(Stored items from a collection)
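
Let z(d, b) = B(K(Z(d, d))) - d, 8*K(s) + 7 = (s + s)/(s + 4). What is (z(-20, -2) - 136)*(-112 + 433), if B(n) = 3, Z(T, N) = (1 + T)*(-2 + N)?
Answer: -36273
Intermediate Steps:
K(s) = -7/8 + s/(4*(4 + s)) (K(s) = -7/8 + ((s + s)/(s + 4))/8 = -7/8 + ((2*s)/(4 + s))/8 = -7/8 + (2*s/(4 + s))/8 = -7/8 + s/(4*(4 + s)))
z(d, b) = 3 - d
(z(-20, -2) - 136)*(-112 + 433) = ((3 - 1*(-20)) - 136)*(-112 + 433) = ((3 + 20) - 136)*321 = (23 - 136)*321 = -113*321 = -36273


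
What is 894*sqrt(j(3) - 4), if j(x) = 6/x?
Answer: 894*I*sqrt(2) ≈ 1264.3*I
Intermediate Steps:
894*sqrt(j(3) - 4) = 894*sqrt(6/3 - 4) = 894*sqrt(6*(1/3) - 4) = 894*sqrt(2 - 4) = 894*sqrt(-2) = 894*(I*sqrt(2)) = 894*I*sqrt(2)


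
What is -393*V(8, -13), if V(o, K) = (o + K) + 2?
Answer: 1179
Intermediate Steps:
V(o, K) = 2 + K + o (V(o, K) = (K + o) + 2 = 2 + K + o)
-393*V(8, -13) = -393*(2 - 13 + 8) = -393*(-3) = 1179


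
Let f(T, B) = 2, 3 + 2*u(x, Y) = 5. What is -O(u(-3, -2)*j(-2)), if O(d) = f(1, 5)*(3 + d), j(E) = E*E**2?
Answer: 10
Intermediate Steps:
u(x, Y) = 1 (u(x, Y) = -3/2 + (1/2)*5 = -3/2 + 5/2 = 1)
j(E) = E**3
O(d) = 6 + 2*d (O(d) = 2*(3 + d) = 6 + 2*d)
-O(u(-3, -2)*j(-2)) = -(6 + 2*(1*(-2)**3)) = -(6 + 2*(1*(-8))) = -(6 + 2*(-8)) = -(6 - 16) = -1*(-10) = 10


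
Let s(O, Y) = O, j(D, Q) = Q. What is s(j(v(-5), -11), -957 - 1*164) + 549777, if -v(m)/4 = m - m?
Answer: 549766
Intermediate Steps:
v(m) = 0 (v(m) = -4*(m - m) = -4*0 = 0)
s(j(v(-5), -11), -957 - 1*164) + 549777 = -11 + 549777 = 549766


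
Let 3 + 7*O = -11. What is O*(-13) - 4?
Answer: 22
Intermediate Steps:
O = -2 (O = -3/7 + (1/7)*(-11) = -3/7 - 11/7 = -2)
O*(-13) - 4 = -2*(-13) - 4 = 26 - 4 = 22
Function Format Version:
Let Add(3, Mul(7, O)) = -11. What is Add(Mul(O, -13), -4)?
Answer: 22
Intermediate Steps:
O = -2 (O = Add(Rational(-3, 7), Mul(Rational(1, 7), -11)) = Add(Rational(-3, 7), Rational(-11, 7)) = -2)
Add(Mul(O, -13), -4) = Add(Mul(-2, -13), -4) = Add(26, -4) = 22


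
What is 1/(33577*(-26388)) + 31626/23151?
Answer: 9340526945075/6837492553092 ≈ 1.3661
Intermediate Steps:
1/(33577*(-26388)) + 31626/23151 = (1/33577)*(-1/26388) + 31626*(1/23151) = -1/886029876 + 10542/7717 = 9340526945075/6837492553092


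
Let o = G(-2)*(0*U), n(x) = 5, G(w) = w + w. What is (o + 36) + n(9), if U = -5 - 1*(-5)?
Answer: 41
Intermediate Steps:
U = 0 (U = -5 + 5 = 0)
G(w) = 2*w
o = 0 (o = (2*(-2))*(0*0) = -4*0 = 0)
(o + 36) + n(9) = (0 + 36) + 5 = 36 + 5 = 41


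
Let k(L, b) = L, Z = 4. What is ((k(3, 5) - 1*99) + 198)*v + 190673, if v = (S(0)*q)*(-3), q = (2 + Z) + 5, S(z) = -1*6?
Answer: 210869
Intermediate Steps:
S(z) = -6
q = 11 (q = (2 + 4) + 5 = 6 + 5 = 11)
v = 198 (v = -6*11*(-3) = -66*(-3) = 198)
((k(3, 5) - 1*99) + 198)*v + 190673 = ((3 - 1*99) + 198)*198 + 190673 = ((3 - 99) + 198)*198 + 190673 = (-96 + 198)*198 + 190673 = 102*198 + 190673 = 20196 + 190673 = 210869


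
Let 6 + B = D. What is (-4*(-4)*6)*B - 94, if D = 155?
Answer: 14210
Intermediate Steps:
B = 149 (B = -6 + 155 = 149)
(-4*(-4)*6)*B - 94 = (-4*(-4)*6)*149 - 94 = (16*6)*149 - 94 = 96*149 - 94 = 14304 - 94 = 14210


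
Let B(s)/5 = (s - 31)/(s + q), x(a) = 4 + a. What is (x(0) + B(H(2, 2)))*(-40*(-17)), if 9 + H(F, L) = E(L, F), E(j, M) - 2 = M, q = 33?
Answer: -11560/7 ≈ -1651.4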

--

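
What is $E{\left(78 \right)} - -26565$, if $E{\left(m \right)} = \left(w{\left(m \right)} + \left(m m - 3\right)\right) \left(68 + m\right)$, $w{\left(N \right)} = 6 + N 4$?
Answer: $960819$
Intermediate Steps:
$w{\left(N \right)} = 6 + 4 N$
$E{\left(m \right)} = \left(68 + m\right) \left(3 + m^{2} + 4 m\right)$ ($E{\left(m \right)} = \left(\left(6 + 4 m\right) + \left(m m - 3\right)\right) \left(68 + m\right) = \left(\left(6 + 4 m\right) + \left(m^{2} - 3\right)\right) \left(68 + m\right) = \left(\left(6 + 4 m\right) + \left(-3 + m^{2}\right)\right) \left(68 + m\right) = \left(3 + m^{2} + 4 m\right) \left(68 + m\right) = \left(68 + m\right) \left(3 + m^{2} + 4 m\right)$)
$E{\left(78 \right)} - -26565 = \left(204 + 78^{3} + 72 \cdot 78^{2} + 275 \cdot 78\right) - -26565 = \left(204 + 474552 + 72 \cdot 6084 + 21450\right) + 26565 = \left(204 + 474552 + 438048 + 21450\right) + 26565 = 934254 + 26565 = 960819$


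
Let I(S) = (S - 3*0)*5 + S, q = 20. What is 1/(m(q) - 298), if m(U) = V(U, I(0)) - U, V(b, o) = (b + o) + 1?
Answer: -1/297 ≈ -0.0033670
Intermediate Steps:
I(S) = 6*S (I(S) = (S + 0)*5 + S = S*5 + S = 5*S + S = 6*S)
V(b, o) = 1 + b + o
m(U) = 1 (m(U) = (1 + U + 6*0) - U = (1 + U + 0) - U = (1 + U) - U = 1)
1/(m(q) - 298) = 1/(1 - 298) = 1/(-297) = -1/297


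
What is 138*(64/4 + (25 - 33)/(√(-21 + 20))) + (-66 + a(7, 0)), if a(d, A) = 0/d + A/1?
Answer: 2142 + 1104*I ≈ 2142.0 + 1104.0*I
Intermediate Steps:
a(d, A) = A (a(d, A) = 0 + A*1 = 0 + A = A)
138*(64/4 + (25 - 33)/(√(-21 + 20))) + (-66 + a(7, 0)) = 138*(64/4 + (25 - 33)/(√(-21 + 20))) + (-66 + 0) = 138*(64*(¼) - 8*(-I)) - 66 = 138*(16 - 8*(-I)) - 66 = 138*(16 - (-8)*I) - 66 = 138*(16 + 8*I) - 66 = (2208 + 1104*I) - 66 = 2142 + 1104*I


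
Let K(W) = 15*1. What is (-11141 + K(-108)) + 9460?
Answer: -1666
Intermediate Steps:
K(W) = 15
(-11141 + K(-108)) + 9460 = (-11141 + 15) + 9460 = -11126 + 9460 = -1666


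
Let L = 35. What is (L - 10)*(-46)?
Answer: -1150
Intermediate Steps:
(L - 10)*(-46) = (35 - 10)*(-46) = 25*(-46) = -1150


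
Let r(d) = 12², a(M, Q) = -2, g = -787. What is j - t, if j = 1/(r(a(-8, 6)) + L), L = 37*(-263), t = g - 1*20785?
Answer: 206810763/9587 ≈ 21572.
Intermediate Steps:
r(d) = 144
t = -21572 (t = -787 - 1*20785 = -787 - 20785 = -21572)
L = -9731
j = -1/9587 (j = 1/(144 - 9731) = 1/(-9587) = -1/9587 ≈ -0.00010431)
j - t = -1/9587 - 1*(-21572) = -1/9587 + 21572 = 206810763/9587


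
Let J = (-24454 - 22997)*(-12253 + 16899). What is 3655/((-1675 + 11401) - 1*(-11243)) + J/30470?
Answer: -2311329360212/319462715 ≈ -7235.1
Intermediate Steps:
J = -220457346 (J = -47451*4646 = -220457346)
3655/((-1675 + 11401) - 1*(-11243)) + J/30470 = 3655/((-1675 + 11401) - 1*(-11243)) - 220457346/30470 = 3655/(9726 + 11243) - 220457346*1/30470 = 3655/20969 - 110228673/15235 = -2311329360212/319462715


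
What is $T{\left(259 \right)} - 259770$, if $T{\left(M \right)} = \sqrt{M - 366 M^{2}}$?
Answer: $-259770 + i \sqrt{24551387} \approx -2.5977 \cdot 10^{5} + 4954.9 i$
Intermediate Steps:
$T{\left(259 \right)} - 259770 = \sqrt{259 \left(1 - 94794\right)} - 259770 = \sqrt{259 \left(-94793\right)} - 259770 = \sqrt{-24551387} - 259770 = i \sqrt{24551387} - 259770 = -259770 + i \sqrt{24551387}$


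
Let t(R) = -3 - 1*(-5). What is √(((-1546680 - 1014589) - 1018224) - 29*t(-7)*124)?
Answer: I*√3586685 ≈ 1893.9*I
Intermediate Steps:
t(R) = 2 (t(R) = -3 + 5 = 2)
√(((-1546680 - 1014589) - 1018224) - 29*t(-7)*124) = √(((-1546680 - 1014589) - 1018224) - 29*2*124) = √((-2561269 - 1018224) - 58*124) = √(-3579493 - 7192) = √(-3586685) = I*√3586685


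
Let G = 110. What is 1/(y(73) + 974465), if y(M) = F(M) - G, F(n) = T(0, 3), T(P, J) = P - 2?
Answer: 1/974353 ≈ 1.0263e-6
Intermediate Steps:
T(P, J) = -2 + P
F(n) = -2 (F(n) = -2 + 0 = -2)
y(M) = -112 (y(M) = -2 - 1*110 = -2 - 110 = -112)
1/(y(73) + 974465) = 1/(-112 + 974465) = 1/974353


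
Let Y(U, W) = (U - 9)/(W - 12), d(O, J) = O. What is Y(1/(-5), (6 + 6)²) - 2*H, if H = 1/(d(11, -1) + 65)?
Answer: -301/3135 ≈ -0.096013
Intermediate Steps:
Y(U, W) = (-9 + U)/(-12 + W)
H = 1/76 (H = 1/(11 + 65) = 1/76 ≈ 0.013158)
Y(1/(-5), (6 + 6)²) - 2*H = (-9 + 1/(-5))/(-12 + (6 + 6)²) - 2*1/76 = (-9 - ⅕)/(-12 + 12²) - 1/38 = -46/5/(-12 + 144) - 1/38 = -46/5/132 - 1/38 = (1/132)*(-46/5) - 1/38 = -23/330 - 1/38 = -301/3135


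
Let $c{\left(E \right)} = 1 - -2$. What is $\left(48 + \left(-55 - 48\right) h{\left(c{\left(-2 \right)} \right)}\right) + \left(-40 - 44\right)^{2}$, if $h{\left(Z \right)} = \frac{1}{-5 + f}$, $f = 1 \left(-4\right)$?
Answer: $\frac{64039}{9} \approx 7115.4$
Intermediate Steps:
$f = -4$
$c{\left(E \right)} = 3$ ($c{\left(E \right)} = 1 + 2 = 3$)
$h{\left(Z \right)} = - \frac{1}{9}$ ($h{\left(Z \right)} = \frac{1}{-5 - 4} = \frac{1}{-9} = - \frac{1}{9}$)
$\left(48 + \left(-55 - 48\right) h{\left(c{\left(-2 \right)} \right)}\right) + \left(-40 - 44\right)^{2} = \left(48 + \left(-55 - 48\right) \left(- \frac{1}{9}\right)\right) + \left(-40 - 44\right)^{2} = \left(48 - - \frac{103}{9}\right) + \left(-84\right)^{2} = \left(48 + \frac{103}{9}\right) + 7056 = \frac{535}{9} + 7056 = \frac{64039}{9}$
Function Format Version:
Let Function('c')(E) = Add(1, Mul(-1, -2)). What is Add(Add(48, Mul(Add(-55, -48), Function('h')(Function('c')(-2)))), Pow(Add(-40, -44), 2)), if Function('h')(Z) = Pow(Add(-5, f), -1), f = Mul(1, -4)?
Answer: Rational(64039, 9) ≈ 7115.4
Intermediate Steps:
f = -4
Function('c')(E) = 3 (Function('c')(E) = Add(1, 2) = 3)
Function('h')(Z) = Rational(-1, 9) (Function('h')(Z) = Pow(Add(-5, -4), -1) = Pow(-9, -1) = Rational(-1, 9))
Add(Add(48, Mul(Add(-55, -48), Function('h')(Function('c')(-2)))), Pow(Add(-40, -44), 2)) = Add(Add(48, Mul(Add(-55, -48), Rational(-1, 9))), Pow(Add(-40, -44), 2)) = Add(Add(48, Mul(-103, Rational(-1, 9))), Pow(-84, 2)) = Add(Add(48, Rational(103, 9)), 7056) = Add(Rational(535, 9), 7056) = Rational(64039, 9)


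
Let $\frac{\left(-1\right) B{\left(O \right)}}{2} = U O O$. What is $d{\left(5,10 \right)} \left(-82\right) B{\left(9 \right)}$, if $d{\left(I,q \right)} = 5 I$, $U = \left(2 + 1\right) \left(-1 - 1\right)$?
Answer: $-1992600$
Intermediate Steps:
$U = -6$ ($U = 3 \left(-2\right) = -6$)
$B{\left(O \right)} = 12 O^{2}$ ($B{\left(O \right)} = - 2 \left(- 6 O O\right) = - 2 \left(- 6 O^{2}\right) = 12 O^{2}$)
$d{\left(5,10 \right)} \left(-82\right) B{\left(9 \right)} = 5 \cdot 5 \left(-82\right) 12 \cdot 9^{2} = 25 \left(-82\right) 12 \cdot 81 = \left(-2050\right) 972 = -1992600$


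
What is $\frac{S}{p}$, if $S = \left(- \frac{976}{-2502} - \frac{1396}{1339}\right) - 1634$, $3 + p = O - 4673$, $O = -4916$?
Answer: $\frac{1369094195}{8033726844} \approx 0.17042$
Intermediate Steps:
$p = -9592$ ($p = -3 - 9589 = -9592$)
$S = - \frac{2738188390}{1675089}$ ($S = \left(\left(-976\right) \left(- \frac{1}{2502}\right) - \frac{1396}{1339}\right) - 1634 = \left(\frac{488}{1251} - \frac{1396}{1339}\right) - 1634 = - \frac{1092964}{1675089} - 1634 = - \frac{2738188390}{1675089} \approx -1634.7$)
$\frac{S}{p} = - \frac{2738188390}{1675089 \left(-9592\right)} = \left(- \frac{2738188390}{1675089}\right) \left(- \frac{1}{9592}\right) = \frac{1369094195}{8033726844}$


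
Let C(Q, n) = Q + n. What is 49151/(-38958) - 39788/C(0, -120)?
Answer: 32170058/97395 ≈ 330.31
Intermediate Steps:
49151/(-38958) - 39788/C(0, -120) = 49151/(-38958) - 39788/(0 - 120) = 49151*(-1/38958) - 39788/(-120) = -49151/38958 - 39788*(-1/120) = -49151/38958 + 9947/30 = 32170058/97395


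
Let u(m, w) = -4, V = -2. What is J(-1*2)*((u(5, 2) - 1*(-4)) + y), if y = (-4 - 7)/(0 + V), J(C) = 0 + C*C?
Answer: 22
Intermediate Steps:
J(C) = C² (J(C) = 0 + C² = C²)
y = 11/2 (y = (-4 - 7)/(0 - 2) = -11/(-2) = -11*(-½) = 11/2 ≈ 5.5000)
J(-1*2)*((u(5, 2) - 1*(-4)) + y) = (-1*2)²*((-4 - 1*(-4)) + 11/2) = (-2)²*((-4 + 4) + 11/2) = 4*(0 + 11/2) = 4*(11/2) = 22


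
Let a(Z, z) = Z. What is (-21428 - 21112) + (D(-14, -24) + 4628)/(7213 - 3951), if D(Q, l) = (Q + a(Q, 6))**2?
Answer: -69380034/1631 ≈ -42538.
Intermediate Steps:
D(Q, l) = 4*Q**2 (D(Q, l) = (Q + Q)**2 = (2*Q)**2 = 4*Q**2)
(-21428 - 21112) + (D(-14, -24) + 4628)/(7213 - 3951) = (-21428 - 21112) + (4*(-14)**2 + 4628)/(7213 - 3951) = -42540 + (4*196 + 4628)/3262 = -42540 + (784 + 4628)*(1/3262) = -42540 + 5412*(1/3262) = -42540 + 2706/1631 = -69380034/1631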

...

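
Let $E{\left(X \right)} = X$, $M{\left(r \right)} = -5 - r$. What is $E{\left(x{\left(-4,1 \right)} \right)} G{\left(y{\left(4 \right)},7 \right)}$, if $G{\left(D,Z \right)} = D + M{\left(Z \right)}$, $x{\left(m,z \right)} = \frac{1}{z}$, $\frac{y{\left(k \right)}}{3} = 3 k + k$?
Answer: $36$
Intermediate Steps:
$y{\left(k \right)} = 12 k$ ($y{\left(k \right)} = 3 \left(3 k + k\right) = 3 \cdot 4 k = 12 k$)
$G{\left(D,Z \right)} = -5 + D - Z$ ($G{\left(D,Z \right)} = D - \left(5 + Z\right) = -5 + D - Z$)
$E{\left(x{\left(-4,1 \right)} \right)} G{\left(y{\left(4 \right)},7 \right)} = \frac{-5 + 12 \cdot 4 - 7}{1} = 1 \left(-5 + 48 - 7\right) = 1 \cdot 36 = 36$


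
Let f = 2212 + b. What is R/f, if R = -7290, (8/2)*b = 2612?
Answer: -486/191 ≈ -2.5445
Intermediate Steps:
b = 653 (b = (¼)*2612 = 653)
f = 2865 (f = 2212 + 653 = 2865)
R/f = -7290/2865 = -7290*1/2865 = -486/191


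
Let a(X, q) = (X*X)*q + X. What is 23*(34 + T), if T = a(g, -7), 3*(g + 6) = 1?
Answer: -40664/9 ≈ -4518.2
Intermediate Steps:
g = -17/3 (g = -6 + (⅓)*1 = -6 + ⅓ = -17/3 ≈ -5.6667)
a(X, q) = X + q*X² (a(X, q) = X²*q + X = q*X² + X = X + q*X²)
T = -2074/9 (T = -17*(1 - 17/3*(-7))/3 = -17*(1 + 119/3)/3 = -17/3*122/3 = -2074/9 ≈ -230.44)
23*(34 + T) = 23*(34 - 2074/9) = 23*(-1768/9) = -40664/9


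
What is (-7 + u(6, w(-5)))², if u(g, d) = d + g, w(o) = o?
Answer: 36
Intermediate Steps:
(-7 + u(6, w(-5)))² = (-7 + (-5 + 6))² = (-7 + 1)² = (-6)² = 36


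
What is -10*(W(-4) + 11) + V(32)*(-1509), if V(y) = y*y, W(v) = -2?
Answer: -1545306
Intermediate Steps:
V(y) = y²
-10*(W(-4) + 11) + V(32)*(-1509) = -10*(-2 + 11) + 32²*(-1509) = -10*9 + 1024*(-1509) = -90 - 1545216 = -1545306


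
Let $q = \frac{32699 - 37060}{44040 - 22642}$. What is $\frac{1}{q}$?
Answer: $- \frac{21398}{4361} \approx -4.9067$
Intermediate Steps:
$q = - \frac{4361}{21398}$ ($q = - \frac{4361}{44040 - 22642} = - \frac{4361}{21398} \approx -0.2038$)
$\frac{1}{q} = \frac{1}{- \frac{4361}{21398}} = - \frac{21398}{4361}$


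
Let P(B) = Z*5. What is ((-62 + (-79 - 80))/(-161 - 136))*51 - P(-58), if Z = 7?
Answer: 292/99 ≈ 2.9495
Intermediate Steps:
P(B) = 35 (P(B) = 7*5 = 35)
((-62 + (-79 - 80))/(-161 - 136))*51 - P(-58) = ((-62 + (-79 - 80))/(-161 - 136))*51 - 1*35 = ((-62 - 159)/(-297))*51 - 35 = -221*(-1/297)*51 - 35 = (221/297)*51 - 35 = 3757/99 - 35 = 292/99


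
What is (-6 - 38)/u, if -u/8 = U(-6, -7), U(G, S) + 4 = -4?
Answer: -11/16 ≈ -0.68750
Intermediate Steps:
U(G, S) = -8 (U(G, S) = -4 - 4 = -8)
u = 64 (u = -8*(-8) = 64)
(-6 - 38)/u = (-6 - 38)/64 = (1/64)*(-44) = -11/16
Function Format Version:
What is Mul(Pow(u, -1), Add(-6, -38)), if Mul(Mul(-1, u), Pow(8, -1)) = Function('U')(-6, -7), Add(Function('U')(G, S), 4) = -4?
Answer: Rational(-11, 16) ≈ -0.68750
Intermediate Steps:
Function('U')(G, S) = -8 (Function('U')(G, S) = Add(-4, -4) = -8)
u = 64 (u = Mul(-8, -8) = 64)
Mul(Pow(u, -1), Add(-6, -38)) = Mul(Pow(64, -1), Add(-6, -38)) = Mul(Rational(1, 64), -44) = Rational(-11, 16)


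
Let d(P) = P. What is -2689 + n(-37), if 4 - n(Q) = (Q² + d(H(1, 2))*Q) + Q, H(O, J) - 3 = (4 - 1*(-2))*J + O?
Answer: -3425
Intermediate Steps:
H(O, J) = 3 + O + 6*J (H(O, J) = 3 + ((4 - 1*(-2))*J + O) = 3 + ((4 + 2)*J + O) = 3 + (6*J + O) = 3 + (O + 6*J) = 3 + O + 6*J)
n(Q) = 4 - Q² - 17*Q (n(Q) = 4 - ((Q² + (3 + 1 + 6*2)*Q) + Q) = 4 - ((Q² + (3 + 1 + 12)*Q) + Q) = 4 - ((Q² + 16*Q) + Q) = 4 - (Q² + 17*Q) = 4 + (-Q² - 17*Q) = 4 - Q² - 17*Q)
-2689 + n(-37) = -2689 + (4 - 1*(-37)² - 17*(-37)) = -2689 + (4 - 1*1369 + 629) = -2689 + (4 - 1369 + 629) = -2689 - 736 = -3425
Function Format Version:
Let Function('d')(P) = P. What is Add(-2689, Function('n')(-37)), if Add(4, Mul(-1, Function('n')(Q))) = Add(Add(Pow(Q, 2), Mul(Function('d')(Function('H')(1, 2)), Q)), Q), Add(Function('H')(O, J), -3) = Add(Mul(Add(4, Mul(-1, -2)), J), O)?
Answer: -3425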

Activity:
Return exactly the lines above from the line that has "Let z(d, b)" through the line that has "Answer: 9340526945075/6837492553092 ≈ 1.3661", inclusive, and nothing else.

Answer section:
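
Let z(d, b) = B(K(Z(d, d))) - d, 8*K(s) + 7 = (s + s)/(s + 4). What is (z(-20, -2) - 136)*(-112 + 433), if B(n) = 3, Z(T, N) = (1 + T)*(-2 + N)?
Answer: -36273
Intermediate Steps:
K(s) = -7/8 + s/(4*(4 + s)) (K(s) = -7/8 + ((s + s)/(s + 4))/8 = -7/8 + ((2*s)/(4 + s))/8 = -7/8 + (2*s/(4 + s))/8 = -7/8 + s/(4*(4 + s)))
z(d, b) = 3 - d
(z(-20, -2) - 136)*(-112 + 433) = ((3 - 1*(-20)) - 136)*(-112 + 433) = ((3 + 20) - 136)*321 = (23 - 136)*321 = -113*321 = -36273


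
What is 894*sqrt(j(3) - 4), if j(x) = 6/x?
Answer: 894*I*sqrt(2) ≈ 1264.3*I
Intermediate Steps:
894*sqrt(j(3) - 4) = 894*sqrt(6/3 - 4) = 894*sqrt(6*(1/3) - 4) = 894*sqrt(2 - 4) = 894*sqrt(-2) = 894*(I*sqrt(2)) = 894*I*sqrt(2)


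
What is -393*V(8, -13), if V(o, K) = (o + K) + 2?
Answer: 1179
Intermediate Steps:
V(o, K) = 2 + K + o (V(o, K) = (K + o) + 2 = 2 + K + o)
-393*V(8, -13) = -393*(2 - 13 + 8) = -393*(-3) = 1179


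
Let f(T, B) = 2, 3 + 2*u(x, Y) = 5. What is -O(u(-3, -2)*j(-2)), if O(d) = f(1, 5)*(3 + d), j(E) = E*E**2?
Answer: 10
Intermediate Steps:
u(x, Y) = 1 (u(x, Y) = -3/2 + (1/2)*5 = -3/2 + 5/2 = 1)
j(E) = E**3
O(d) = 6 + 2*d (O(d) = 2*(3 + d) = 6 + 2*d)
-O(u(-3, -2)*j(-2)) = -(6 + 2*(1*(-2)**3)) = -(6 + 2*(1*(-8))) = -(6 + 2*(-8)) = -(6 - 16) = -1*(-10) = 10


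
Let s(O, Y) = O, j(D, Q) = Q. What is s(j(v(-5), -11), -957 - 1*164) + 549777, if -v(m)/4 = m - m?
Answer: 549766
Intermediate Steps:
v(m) = 0 (v(m) = -4*(m - m) = -4*0 = 0)
s(j(v(-5), -11), -957 - 1*164) + 549777 = -11 + 549777 = 549766


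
Let 3 + 7*O = -11. What is O*(-13) - 4?
Answer: 22
Intermediate Steps:
O = -2 (O = -3/7 + (1/7)*(-11) = -3/7 - 11/7 = -2)
O*(-13) - 4 = -2*(-13) - 4 = 26 - 4 = 22
Function Format Version:
Let Add(3, Mul(7, O)) = -11. What is Add(Mul(O, -13), -4)?
Answer: 22
Intermediate Steps:
O = -2 (O = Add(Rational(-3, 7), Mul(Rational(1, 7), -11)) = Add(Rational(-3, 7), Rational(-11, 7)) = -2)
Add(Mul(O, -13), -4) = Add(Mul(-2, -13), -4) = Add(26, -4) = 22


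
What is 1/(33577*(-26388)) + 31626/23151?
Answer: 9340526945075/6837492553092 ≈ 1.3661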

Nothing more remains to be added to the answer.